▶ _Description of the task_: For each entry that follows, produce an exact copy.

(Collected data)
○ ○ ○ ○ ○

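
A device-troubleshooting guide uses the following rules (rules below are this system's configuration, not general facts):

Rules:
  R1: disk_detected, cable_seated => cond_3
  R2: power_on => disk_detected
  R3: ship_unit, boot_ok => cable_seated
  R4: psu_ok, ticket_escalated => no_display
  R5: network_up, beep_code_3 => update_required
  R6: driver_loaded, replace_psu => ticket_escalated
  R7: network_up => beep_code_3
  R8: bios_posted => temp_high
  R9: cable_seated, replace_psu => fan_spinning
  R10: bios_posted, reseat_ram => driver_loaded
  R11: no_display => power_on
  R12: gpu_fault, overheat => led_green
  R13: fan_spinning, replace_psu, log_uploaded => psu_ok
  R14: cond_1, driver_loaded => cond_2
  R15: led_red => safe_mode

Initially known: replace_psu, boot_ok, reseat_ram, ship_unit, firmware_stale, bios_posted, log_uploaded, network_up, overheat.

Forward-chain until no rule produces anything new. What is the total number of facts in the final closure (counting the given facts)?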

○ ○ ○ ○ ○

▶ _Response to the task_:
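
A device-troubleshooting guide uses the following rules (rules below are this system's configuration, not general facts):

Rules:
  R1: disk_detected, cable_seated => cond_3
  R2: power_on => disk_detected
  R3: ship_unit, boot_ok => cable_seated
  R4: psu_ok, ticket_escalated => no_display
  R5: network_up, beep_code_3 => update_required
  R6: driver_loaded, replace_psu => ticket_escalated
  R7: network_up => beep_code_3
  R8: bios_posted => temp_high
  R9: cable_seated, replace_psu => fan_spinning
  R10: bios_posted, reseat_ram => driver_loaded
  R11: no_display => power_on
  R12: gpu_fault, overheat => led_green
  R13: fan_spinning, replace_psu, log_uploaded => psu_ok
  R14: cond_1, driver_loaded => cond_2
  R15: led_red => safe_mode

Initially known: replace_psu, boot_ok, reseat_ram, ship_unit, firmware_stale, bios_posted, log_uploaded, network_up, overheat.

Forward-chain until no rule produces anything new. What is the total number of facts in the final closure (counting the given facts)?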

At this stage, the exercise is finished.